WORK TASK: Exactly as written, copy the lines of the data below from the first through the one containing "(b) How many grams of sodium".

Stored data entries:
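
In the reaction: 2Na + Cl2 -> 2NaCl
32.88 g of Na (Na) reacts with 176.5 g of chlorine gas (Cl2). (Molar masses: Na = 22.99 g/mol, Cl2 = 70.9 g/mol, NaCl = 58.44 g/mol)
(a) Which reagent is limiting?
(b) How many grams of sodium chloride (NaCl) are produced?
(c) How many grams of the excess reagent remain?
(a) Na, (b) 83.58 g, (c) 125.8 g

Moles of Na = 32.88 g ÷ 22.99 g/mol = 1.43019 mol
Moles of Cl2 = 176.5 g ÷ 70.9 g/mol = 2.48942 mol
Moles ÷ coefficient: Na: 1.43019/2 = 0.7151, Cl2: 2.48942/1 = 2.489
(a) Na has the smaller value, so Na is the limiting reagent.
(b) Moles of NaCl = 1.43019 mol Na × (2/2) = 1.43019 mol; mass = 1.43019 mol × 58.44 g/mol = 83.58 g
(c) Cl2 consumed = 1.43019 × (1/2) = 0.715094 mol; remaining = 2.48942 − 0.715094 = 1.77433 mol; mass = 1.77433 mol × 70.9 g/mol = 125.8 g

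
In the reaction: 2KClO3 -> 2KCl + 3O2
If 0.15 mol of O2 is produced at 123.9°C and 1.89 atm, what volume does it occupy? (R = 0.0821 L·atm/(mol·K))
T = 123.9°C + 273.15 = 397.05 K
V = nRT/P = (0.15 × 0.0821 × 397.05) / 1.89
V = 2.59 L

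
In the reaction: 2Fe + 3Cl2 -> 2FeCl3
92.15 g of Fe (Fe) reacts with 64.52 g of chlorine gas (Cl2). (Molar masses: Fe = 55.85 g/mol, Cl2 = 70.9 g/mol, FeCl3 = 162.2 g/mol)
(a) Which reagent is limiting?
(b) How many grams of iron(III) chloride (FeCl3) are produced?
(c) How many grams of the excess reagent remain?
(a) Cl2, (b) 98.4 g, (c) 58.27 g

Moles of Fe = 92.15 g ÷ 55.85 g/mol = 1.64996 mol
Moles of Cl2 = 64.52 g ÷ 70.9 g/mol = 0.910014 mol
Moles ÷ coefficient: Fe: 1.64996/2 = 0.825, Cl2: 0.910014/3 = 0.3033
(a) Cl2 has the smaller value, so Cl2 is the limiting reagent.
(b) Moles of FeCl3 = 0.910014 mol Cl2 × (2/3) = 0.606676 mol; mass = 0.606676 mol × 162.2 g/mol = 98.4 g
(c) Fe consumed = 0.910014 × (2/3) = 0.606676 mol; remaining = 1.64996 − 0.606676 = 1.04328 mol; mass = 1.04328 mol × 55.85 g/mol = 58.27 g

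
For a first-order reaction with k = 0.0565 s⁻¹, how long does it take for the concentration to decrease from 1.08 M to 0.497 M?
13.74 s

From ln[A] = ln[A]₀ - k·t: t = ln([A]₀/[A])/k = ln(1.08/0.497)/0.0565 = ln(2.1730)/0.0565 = 0.7761/0.0565 = 13.74 s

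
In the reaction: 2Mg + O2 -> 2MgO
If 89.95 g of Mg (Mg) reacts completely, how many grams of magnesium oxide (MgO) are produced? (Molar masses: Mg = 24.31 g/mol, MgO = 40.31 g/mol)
Moles of Mg = 89.95 g ÷ 24.31 g/mol = 3.70012 mol
Mole ratio: 2 mol MgO / 2 mol Mg
Moles of MgO = 3.70012 × (2/2) = 3.70012 mol
Mass of MgO = 3.70012 mol × 40.31 g/mol = 149.2 g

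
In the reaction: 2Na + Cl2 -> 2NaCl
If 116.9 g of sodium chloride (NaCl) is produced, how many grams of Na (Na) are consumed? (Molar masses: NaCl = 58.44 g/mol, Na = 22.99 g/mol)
Moles of NaCl = 116.9 g ÷ 58.44 g/mol = 2.00034 mol
Mole ratio: 2 mol Na / 2 mol NaCl
Moles of Na = 2.00034 × (2/2) = 2.00034 mol
Mass of Na = 2.00034 mol × 22.99 g/mol = 45.99 g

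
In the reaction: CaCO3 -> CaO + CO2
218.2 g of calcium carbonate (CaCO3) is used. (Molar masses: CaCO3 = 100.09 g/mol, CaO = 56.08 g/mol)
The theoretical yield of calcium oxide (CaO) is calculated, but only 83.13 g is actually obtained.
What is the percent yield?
Moles of CaCO3 = 218.2 g ÷ 100.09 g/mol = 2.18004 mol
Mole ratio: 1 mol CaO / 1 mol CaCO3
Moles of CaO = 2.18004 × (1/1) = 2.18004 mol
Theoretical yield = 2.18004 mol × 56.08 g/mol = 122.26 g
Actual yield = 83.13 g
Percent yield = (83.13 / 122.26) × 100% = 68.0%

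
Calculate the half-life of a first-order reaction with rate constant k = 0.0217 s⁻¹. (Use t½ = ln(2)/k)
31.94 s

t½ = ln(2)/k = 0.6931/0.0217 = 31.94 s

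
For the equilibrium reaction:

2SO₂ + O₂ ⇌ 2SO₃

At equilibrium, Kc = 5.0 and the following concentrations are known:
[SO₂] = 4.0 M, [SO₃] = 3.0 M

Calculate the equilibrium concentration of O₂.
[O₂] = 0.1125 M

Kc = ([SO₃]^2) / ([SO₂]^2 × [O₂]) = 5.0
[O₂]^1 = (product terms)/(Kc · other reactant terms) = 9 / (5.0 · 16) = 0.1125
[O₂] = 0.1125 M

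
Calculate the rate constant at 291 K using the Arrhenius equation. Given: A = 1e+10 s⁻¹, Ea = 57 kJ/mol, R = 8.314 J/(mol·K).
5.86e-01 s⁻¹

k = A·exp(-Ea/(R·T)) = 1e+10·exp(-57000/(8.314·291)) = 1e+10·exp(-23.5598) = 1e+10·5.8628e-11 = 5.86e-01 s⁻¹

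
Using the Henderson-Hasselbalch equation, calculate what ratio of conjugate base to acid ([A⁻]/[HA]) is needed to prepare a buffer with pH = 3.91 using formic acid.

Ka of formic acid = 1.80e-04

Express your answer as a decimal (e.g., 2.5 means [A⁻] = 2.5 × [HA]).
[A⁻]/[HA] = 1.463

pKa = −log(1.80e-04) = 3.7447. pH = pKa + log([A⁻]/[HA]). 3.91 = 3.7447 + log(ratio). log(ratio) = 3.91 − 3.7447 = 0.1653. ratio = 10^(0.1653) = 1.463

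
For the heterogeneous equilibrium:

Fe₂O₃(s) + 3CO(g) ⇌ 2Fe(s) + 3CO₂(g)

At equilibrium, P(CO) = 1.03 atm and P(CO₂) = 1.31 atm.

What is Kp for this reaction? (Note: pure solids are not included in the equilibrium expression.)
K_p = 2.057

Solids (Fe₂O₃, Fe) are excluded.
Kp = P(CO₂)³/P(CO)³ = (1.31)³/(1.03)³ = 2.248/1.093 = 2.057.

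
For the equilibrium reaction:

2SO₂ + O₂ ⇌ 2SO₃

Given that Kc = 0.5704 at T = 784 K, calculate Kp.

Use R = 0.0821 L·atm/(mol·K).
K_p = 0.0089

Δn = (moles gaseous products) − (moles gaseous reactants) = -1
T = 784 K; RT = 0.0821 × 784 = 64.3664
Kp = Kc·(RT)^Δn = 0.5704 × (64.3664)^-1 = 0.5704 × 0.0155361 = 0.0089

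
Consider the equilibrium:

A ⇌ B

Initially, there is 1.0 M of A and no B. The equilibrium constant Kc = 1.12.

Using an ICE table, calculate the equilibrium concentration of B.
[B] = 0.528 M

ICE: [A] = 1.0 − x, [B] = x.
Kc = x/(1.0 − x) = 1.12 ⇒ x = 1.12·1.0/(1 + 1.12) = 1.12/2.12 = 0.5283.
[B] = x = 0.528 M.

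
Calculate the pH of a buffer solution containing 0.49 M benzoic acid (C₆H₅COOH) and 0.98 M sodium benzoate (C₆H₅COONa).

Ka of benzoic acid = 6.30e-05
pH = 4.50

pKa = -log(6.30e-05) = 4.20. pH = pKa + log([A⁻]/[HA]) = 4.20 + log(0.98/0.49)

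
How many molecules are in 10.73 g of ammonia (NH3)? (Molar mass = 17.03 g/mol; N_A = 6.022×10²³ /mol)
Moles = 10.73 g ÷ 17.03 g/mol = 0.630065 mol
Molecules = 0.630065 mol × 6.022×10²³ /mol = 3.794e+23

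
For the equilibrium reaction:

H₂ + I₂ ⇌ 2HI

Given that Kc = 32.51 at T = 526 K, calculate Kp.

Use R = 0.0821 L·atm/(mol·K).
K_p = 32.5100

Δn = (moles gaseous products) − (moles gaseous reactants) = 0
T = 526 K; RT = 0.0821 × 526 = 43.1846
Kp = Kc·(RT)^Δn = 32.51 × (43.1846)^0 = 32.51 × 1 = 32.5100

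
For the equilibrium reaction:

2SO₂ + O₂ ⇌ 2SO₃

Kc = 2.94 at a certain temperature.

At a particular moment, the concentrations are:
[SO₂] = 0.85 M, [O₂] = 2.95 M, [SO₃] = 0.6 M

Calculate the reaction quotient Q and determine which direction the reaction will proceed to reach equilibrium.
Q = 0.169, Q < K, reaction proceeds forward (toward products)

Q = ([SO₃]^2) / ([SO₂]^2 × [O₂])
  = ((0.6)^2) / ((0.85)^2·(2.95)) = 0.36/2.1314 = 0.1689
Since Q = 0.1689 < Kc = 2.94, the reaction proceeds forward (toward products) to reach equilibrium.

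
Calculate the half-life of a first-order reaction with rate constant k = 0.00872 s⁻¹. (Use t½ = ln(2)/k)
79.49 s

t½ = ln(2)/k = 0.6931/0.00872 = 79.49 s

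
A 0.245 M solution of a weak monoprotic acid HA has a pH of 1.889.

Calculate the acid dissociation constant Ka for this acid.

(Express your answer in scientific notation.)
K_a = 7.18e-04

[H⁺] = 10^(−pH) = 10^(−1.889) = 1.291e-02 M. For HA ⇌ H⁺ + A⁻, Ka = x²/(C − x) = (1.291e-02)²/(0.245 − 1.291e-02) = 7.18e-04.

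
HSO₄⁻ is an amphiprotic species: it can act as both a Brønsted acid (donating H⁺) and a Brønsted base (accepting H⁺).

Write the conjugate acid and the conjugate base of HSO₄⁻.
Conjugate acid: H₂SO₄, Conjugate base: SO₄²⁻

As an acid: HSO₄⁻ → H⁺ + SO₄²⁻, so the conjugate base is SO₄²⁻.
As a base: HSO₄⁻ + H⁺ → H₂SO₄, so the conjugate acid is H₂SO₄.

Conjugate acid-base pairs differ by one H⁺. Ka × Kb = Kw for a conjugate pair.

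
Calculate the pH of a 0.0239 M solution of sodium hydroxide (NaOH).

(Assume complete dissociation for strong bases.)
pH = 12.38

[OH⁻] = 0.0239 M for strong base. pOH = -log[OH⁻] = 1.62, pH = 14 - pOH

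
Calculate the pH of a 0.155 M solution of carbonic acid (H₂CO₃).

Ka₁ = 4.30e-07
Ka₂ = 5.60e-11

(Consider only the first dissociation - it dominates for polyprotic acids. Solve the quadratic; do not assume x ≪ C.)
pH = 3.59

x² + Ka₁·x − Ka₁·C = 0 with Ka₁ = 4.30e-07, C = 0.155.
x = (−Ka₁ + √(Ka₁² + 4·Ka₁·C))/2 = 2.5795e-04 M, so pH = 3.59.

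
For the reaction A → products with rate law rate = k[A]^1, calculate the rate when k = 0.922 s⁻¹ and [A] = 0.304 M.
0.2803 M/s

rate = k·[A]^1 = 0.922·(0.304)^1 = 0.922·0.304 = 0.2803 M/s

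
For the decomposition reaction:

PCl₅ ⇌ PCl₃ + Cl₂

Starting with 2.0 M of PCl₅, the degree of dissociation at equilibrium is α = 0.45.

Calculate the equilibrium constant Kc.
K_c = 0.7364

x = α·[A]₀ = 0.45 × 2.0 = 0.9 M dissociated.
At eq: [PCl₅] = 2.0 − 0.9 = 1.1 M; [PCl₃] = [Cl₂] = x = 0.9 M.
Kc = [PCl₃][Cl₂]/[PCl₅] = (0.9)²/1.1 = 0.7364.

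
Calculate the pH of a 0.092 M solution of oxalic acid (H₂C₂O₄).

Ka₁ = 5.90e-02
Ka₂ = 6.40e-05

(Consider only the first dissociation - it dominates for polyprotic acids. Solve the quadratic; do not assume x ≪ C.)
pH = 1.30

x² + Ka₁·x − Ka₁·C = 0 with Ka₁ = 5.90e-02, C = 0.092.
x = (−Ka₁ + √(Ka₁² + 4·Ka₁·C))/2 = 4.9862e-02 M, so pH = 1.30.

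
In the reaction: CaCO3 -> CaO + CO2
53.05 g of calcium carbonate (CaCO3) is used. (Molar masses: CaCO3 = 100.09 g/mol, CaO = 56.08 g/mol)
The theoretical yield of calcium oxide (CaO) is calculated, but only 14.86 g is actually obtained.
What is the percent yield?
Moles of CaCO3 = 53.05 g ÷ 100.09 g/mol = 0.530023 mol
Mole ratio: 1 mol CaO / 1 mol CaCO3
Moles of CaO = 0.530023 × (1/1) = 0.530023 mol
Theoretical yield = 0.530023 mol × 56.08 g/mol = 29.724 g
Actual yield = 14.86 g
Percent yield = (14.86 / 29.724) × 100% = 50.0%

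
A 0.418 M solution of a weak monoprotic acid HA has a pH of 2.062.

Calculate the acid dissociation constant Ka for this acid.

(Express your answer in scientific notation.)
K_a = 1.84e-04

[H⁺] = 10^(−pH) = 10^(−2.062) = 8.670e-03 M. For HA ⇌ H⁺ + A⁻, Ka = x²/(C − x) = (8.670e-03)²/(0.418 − 8.670e-03) = 1.84e-04.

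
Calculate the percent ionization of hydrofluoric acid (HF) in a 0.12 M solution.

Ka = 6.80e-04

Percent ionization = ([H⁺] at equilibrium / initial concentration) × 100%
Percent ionization = 7.25%

Let x = [H⁺]. Ka = x²/(C - x) ⇒ x² + (6.80e-04)x - (6.80e-04)(0.12) = 0. x = 8.6997e-03. Percent = (8.6997e-03/0.12) × 100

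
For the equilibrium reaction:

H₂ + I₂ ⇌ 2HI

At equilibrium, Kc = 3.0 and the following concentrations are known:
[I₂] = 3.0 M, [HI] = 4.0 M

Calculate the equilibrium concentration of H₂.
[H₂] = 1.7778 M

Kc = ([HI]^2) / ([H₂] × [I₂]) = 3.0
[H₂]^1 = (product terms)/(Kc · other reactant terms) = 16 / (3.0 · 3) = 1.7778
[H₂] = 1.7778 M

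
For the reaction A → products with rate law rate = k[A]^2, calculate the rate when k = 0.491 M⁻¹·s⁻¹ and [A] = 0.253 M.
0.03143 M/s

rate = k·[A]^2 = 0.491·(0.253)^2 = 0.491·0.064009 = 0.03143 M/s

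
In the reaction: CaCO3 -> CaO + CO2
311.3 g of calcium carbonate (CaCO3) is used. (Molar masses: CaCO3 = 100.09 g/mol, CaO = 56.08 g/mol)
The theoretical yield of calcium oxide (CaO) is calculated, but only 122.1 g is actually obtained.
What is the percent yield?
Moles of CaCO3 = 311.3 g ÷ 100.09 g/mol = 3.1102 mol
Mole ratio: 1 mol CaO / 1 mol CaCO3
Moles of CaO = 3.1102 × (1/1) = 3.1102 mol
Theoretical yield = 3.1102 mol × 56.08 g/mol = 174.42 g
Actual yield = 122.1 g
Percent yield = (122.1 / 174.42) × 100% = 70.0%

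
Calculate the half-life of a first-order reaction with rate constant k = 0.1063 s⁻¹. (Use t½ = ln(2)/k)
6.52 s

t½ = ln(2)/k = 0.6931/0.1063 = 6.52 s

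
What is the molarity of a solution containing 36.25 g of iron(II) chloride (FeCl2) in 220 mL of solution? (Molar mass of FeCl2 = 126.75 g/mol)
Moles of FeCl2 = 36.25 g ÷ 126.75 g/mol = 0.285996 mol
Volume = 220 mL = 0.22 L
Molarity = 0.285996 mol ÷ 0.22 L = 1.3 M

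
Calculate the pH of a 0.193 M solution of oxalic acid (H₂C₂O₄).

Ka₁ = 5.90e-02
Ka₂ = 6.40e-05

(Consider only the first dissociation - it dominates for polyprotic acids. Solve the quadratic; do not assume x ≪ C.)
pH = 1.09

x² + Ka₁·x − Ka₁·C = 0 with Ka₁ = 5.90e-02, C = 0.193.
x = (−Ka₁ + √(Ka₁² + 4·Ka₁·C))/2 = 8.1212e-02 M, so pH = 1.09.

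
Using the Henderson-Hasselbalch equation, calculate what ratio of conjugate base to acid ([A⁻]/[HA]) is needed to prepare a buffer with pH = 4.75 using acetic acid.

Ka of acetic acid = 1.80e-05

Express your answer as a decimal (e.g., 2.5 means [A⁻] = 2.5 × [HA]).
[A⁻]/[HA] = 1.012

pKa = −log(1.80e-05) = 4.7447. pH = pKa + log([A⁻]/[HA]). 4.75 = 4.7447 + log(ratio). log(ratio) = 4.75 − 4.7447 = 0.0053. ratio = 10^(0.0053) = 1.012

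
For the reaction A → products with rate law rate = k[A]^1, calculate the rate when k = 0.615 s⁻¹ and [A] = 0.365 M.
0.2245 M/s

rate = k·[A]^1 = 0.615·(0.365)^1 = 0.615·0.365 = 0.2245 M/s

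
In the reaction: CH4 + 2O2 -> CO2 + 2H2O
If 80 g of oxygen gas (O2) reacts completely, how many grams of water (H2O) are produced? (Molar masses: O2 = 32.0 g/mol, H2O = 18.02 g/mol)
Moles of O2 = 80 g ÷ 32.0 g/mol = 2.5 mol
Mole ratio: 2 mol H2O / 2 mol O2
Moles of H2O = 2.5 × (2/2) = 2.5 mol
Mass of H2O = 2.5 mol × 18.02 g/mol = 45.05 g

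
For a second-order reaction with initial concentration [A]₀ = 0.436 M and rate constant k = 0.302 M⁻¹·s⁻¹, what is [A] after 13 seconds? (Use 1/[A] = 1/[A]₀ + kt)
0.1608 M

1/[A] = 1/[A]₀ + k·t = 1/0.436 + (0.302)·(13) = 2.2936 + 3.9260 = 6.2196
[A] = 1/6.2196 = 0.1608 M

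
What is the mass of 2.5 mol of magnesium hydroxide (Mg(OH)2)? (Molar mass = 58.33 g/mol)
Mass = 2.5 mol × 58.33 g/mol = 145.8 g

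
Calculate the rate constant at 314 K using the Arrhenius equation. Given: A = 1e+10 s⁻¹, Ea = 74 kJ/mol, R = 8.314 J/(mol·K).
4.89e-03 s⁻¹

k = A·exp(-Ea/(R·T)) = 1e+10·exp(-74000/(8.314·314)) = 1e+10·exp(-28.3460) = 1e+10·4.8919e-13 = 4.89e-03 s⁻¹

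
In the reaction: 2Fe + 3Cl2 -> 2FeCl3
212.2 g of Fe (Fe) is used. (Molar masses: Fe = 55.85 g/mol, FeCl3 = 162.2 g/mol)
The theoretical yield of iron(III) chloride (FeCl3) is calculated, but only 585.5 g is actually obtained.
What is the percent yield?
Moles of Fe = 212.2 g ÷ 55.85 g/mol = 3.79946 mol
Mole ratio: 2 mol FeCl3 / 2 mol Fe
Moles of FeCl3 = 3.79946 × (2/2) = 3.79946 mol
Theoretical yield = 3.79946 mol × 162.2 g/mol = 616.27 g
Actual yield = 585.5 g
Percent yield = (585.5 / 616.27) × 100% = 95.0%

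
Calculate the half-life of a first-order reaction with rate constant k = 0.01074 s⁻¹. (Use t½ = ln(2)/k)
64.54 s

t½ = ln(2)/k = 0.6931/0.01074 = 64.54 s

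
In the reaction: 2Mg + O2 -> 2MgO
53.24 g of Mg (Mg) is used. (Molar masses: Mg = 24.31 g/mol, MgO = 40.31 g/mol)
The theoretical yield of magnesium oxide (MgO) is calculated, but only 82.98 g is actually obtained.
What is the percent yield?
Moles of Mg = 53.24 g ÷ 24.31 g/mol = 2.19005 mol
Mole ratio: 2 mol MgO / 2 mol Mg
Moles of MgO = 2.19005 × (2/2) = 2.19005 mol
Theoretical yield = 2.19005 mol × 40.31 g/mol = 88.281 g
Actual yield = 82.98 g
Percent yield = (82.98 / 88.281) × 100% = 94.0%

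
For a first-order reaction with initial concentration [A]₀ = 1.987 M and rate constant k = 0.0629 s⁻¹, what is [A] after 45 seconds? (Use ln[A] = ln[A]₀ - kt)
0.1172 M

ln[A] = ln[A]₀ - k·t = ln(1.987) - (0.0629)·(45) = 0.6866 - 2.8305 = -2.1439
[A] = e^(-2.1439) = 0.1172 M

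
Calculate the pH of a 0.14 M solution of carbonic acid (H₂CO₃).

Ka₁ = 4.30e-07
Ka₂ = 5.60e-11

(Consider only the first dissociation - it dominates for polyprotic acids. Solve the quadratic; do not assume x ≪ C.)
pH = 3.61

x² + Ka₁·x − Ka₁·C = 0 with Ka₁ = 4.30e-07, C = 0.14.
x = (−Ka₁ + √(Ka₁² + 4·Ka₁·C))/2 = 2.4514e-04 M, so pH = 3.61.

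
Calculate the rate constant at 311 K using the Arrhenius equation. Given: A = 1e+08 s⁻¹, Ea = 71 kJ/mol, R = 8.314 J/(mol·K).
1.19e-04 s⁻¹

k = A·exp(-Ea/(R·T)) = 1e+08·exp(-71000/(8.314·311)) = 1e+08·exp(-27.4592) = 1e+08·1.1875e-12 = 1.19e-04 s⁻¹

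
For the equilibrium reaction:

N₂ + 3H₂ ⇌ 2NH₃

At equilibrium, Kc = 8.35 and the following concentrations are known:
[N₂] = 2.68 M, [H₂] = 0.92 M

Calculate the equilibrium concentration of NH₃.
[NH₃] = 4.1744 M

Kc = ([NH₃]^2) / ([N₂] × [H₂]^3) = 8.35
[NH₃]^2 = Kc · (reactant terms)/(other product terms) = 8.35 · 2.0869 / 1 = 17.425
[NH₃] = (17.425)^(1/2) = 4.1744 M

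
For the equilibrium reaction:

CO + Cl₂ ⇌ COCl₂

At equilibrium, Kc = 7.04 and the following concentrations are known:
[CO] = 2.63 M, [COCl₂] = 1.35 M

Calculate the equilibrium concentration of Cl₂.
[Cl₂] = 0.0729 M

Kc = ([COCl₂]) / ([CO] × [Cl₂]) = 7.04
[Cl₂]^1 = (product terms)/(Kc · other reactant terms) = 1.35 / (7.04 · 2.63) = 0.072913
[Cl₂] = 0.0729 M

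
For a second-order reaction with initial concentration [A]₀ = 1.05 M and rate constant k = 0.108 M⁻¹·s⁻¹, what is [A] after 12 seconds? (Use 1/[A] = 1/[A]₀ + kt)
0.4448 M

1/[A] = 1/[A]₀ + k·t = 1/1.05 + (0.108)·(12) = 0.9524 + 1.2960 = 2.2484
[A] = 1/2.2484 = 0.4448 M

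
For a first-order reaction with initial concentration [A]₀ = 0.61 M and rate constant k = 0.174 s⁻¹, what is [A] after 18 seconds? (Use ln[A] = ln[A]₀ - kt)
0.0266 M

ln[A] = ln[A]₀ - k·t = ln(0.61) - (0.174)·(18) = -0.4943 - 3.1320 = -3.6263
[A] = e^(-3.6263) = 0.0266 M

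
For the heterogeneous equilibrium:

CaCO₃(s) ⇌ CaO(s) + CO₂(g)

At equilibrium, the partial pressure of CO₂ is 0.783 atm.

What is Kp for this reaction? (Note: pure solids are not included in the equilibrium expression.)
K_p = 0.783

Solids (CaCO₃, CaO) have activity 1 and are excluded.
Kp = P(CO₂) = 0.783.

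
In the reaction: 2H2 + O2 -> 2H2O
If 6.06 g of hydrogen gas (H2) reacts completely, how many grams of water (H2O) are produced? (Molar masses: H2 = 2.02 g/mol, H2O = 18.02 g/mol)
Moles of H2 = 6.06 g ÷ 2.02 g/mol = 3 mol
Mole ratio: 2 mol H2O / 2 mol H2
Moles of H2O = 3 × (2/2) = 3 mol
Mass of H2O = 3 mol × 18.02 g/mol = 54.06 g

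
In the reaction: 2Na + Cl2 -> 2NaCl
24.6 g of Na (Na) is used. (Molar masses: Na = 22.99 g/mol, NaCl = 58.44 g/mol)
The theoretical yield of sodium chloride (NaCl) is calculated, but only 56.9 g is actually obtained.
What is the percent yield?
Moles of Na = 24.6 g ÷ 22.99 g/mol = 1.07003 mol
Mole ratio: 2 mol NaCl / 2 mol Na
Moles of NaCl = 1.07003 × (2/2) = 1.07003 mol
Theoretical yield = 1.07003 mol × 58.44 g/mol = 62.533 g
Actual yield = 56.9 g
Percent yield = (56.9 / 62.533) × 100% = 91.0%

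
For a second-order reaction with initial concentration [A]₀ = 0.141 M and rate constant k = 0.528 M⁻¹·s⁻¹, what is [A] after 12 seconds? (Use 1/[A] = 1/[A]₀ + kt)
0.0745 M

1/[A] = 1/[A]₀ + k·t = 1/0.141 + (0.528)·(12) = 7.0922 + 6.3360 = 13.4282
[A] = 1/13.4282 = 0.0745 M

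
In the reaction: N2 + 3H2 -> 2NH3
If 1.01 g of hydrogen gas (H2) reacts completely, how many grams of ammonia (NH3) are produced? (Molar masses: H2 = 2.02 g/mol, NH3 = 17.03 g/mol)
Moles of H2 = 1.01 g ÷ 2.02 g/mol = 0.5 mol
Mole ratio: 2 mol NH3 / 3 mol H2
Moles of NH3 = 0.5 × (2/3) = 0.333333 mol
Mass of NH3 = 0.333333 mol × 17.03 g/mol = 5.677 g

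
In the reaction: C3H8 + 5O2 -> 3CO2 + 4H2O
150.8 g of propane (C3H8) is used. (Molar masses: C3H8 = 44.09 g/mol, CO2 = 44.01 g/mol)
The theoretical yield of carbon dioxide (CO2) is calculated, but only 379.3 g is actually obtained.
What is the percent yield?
Moles of C3H8 = 150.8 g ÷ 44.09 g/mol = 3.42028 mol
Mole ratio: 3 mol CO2 / 1 mol C3H8
Moles of CO2 = 3.42028 × (3/1) = 10.2608 mol
Theoretical yield = 10.2608 mol × 44.01 g/mol = 451.58 g
Actual yield = 379.3 g
Percent yield = (379.3 / 451.58) × 100% = 84.0%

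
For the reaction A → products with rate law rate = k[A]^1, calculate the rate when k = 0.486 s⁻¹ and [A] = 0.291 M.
0.1414 M/s

rate = k·[A]^1 = 0.486·(0.291)^1 = 0.486·0.291 = 0.1414 M/s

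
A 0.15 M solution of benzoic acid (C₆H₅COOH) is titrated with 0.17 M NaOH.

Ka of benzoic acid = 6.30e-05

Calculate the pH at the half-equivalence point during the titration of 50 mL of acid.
pH = pKa = 4.20

At the half-equivalence point, [HA] = [A⁻], so by Henderson–Hasselbalch pH = pKa + log(1) = pKa.
pKa = −log(6.30e-05) = 4.20.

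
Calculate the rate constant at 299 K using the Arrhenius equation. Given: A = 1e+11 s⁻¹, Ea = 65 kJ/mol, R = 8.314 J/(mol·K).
4.41e-01 s⁻¹

k = A·exp(-Ea/(R·T)) = 1e+11·exp(-65000/(8.314·299)) = 1e+11·exp(-26.1476) = 1e+11·4.4079e-12 = 4.41e-01 s⁻¹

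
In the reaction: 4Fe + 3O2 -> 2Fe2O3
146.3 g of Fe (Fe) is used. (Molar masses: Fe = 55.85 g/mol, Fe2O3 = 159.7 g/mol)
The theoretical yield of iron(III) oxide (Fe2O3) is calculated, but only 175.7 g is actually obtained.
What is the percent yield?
Moles of Fe = 146.3 g ÷ 55.85 g/mol = 2.61952 mol
Mole ratio: 2 mol Fe2O3 / 4 mol Fe
Moles of Fe2O3 = 2.61952 × (2/4) = 1.30976 mol
Theoretical yield = 1.30976 mol × 159.7 g/mol = 209.17 g
Actual yield = 175.7 g
Percent yield = (175.7 / 209.17) × 100% = 84.0%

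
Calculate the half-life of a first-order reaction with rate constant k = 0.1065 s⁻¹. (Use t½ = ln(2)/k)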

OUTPUT FOR THIS EXERCISE:
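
In the reaction: 2Na + Cl2 -> 2NaCl
32.88 g of Na (Na) reacts with 176.5 g of chlorine gas (Cl2). (Molar masses: Na = 22.99 g/mol, Cl2 = 70.9 g/mol, NaCl = 58.44 g/mol)
(a) Which reagent is limiting?
(b) How many grams of sodium chloride (NaCl) are produced?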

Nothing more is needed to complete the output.